**Material provided**
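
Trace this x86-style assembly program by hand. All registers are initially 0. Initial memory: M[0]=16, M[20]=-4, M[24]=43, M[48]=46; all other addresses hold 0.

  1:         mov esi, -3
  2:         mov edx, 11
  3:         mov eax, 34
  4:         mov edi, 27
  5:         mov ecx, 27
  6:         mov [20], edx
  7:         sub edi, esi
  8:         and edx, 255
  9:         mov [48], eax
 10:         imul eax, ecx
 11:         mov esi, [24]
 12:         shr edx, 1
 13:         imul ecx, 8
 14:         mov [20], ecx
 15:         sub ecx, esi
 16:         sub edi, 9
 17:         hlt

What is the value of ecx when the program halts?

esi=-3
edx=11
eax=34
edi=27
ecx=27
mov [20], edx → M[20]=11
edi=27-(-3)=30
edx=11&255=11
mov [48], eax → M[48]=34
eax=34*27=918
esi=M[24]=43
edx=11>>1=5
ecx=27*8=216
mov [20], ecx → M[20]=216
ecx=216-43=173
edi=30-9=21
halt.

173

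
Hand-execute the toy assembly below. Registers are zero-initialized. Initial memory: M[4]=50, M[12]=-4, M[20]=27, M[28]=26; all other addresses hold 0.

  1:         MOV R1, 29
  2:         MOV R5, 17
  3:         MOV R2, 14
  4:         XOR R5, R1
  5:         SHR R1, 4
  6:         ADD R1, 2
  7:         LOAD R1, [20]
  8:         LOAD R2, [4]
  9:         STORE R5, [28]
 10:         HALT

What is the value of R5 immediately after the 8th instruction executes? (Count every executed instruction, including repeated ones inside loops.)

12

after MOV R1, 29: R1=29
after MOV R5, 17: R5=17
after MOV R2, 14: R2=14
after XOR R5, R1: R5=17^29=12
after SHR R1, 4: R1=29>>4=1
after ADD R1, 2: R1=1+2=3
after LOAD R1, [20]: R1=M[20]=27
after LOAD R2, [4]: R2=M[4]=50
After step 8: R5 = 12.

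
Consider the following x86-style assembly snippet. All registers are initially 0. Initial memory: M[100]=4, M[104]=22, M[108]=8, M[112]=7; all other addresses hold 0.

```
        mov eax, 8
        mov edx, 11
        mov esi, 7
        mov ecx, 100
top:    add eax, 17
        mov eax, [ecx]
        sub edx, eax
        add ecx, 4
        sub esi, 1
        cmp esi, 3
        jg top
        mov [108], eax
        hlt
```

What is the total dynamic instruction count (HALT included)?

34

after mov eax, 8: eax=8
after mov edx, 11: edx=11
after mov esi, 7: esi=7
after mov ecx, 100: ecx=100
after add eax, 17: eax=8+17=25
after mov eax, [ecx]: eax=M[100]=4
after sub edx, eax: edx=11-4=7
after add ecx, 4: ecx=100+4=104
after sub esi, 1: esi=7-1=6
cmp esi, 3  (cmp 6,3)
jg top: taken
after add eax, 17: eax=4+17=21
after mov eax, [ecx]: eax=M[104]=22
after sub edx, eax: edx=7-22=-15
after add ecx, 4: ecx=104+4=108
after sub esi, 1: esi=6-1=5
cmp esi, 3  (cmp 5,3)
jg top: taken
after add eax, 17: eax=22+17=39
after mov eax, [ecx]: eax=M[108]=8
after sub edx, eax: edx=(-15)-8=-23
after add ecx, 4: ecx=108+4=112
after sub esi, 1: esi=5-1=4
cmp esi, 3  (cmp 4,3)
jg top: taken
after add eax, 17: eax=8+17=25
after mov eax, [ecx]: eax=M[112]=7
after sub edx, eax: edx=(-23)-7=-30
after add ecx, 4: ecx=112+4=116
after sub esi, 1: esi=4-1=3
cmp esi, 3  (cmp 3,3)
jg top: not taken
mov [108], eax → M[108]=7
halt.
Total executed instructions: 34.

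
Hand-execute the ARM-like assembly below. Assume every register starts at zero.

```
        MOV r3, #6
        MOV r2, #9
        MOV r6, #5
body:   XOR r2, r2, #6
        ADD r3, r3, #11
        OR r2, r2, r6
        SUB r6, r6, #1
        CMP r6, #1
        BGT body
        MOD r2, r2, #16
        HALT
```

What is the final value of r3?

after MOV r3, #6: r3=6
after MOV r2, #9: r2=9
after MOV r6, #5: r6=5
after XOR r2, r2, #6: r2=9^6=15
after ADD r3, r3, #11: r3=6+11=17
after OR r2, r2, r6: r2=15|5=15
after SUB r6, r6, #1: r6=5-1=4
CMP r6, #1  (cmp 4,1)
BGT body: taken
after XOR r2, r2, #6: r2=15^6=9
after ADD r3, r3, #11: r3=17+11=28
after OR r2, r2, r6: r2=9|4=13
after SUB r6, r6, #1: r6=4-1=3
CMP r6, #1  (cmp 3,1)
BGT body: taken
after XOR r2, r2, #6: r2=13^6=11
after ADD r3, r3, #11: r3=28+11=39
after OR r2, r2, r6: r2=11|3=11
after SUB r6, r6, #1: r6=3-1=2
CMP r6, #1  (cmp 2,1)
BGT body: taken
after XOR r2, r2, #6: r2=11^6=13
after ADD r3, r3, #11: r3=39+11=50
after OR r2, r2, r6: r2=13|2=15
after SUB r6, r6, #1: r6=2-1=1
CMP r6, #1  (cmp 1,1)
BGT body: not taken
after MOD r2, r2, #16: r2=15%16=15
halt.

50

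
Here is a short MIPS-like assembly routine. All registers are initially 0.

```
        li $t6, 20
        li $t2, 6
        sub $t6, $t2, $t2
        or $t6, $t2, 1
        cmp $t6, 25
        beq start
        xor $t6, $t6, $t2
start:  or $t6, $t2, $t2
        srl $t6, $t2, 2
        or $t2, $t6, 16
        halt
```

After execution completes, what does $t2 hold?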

**What you will do**
Copy out each line of the data where the string "like" appears.

**Exercise result**
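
Hand-execute the ARM-like assembly below. Assume every register starts at zero.
Here is a short MIPS-like assembly routine. All registers are initially 0.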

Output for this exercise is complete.